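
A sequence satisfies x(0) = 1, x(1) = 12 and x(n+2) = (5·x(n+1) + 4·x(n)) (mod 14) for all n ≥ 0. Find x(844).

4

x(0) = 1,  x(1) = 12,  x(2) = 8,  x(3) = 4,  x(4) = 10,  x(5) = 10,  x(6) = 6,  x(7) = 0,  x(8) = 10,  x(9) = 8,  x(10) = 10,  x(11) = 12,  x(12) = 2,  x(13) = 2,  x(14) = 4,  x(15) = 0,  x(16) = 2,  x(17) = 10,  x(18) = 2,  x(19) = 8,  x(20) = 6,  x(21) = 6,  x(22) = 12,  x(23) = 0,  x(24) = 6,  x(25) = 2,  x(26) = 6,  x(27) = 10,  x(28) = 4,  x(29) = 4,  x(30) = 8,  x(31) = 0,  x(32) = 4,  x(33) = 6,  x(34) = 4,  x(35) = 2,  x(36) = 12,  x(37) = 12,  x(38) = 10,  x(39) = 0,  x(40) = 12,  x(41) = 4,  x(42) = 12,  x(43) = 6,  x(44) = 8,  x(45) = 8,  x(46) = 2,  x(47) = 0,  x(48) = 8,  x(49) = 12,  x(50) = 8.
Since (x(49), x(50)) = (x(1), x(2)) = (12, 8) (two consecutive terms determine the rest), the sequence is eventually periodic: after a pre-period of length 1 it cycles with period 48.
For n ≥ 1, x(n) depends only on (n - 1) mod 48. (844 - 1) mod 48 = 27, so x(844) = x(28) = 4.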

.....

Work to be completed ->
Every single entry is to be retyped exactly.

Result for this task ->
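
A sequence satisfies x(0) = 1, x(1) = 12 and x(n+2) = (5·x(n+1) + 4·x(n)) (mod 14) for all n ≥ 0. Find x(844).

4

x(0) = 1,  x(1) = 12,  x(2) = 8,  x(3) = 4,  x(4) = 10,  x(5) = 10,  x(6) = 6,  x(7) = 0,  x(8) = 10,  x(9) = 8,  x(10) = 10,  x(11) = 12,  x(12) = 2,  x(13) = 2,  x(14) = 4,  x(15) = 0,  x(16) = 2,  x(17) = 10,  x(18) = 2,  x(19) = 8,  x(20) = 6,  x(21) = 6,  x(22) = 12,  x(23) = 0,  x(24) = 6,  x(25) = 2,  x(26) = 6,  x(27) = 10,  x(28) = 4,  x(29) = 4,  x(30) = 8,  x(31) = 0,  x(32) = 4,  x(33) = 6,  x(34) = 4,  x(35) = 2,  x(36) = 12,  x(37) = 12,  x(38) = 10,  x(39) = 0,  x(40) = 12,  x(41) = 4,  x(42) = 12,  x(43) = 6,  x(44) = 8,  x(45) = 8,  x(46) = 2,  x(47) = 0,  x(48) = 8,  x(49) = 12,  x(50) = 8.
Since (x(49), x(50)) = (x(1), x(2)) = (12, 8) (two consecutive terms determine the rest), the sequence is eventually periodic: after a pre-period of length 1 it cycles with period 48.
For n ≥ 1, x(n) depends only on (n - 1) mod 48. (844 - 1) mod 48 = 27, so x(844) = x(28) = 4.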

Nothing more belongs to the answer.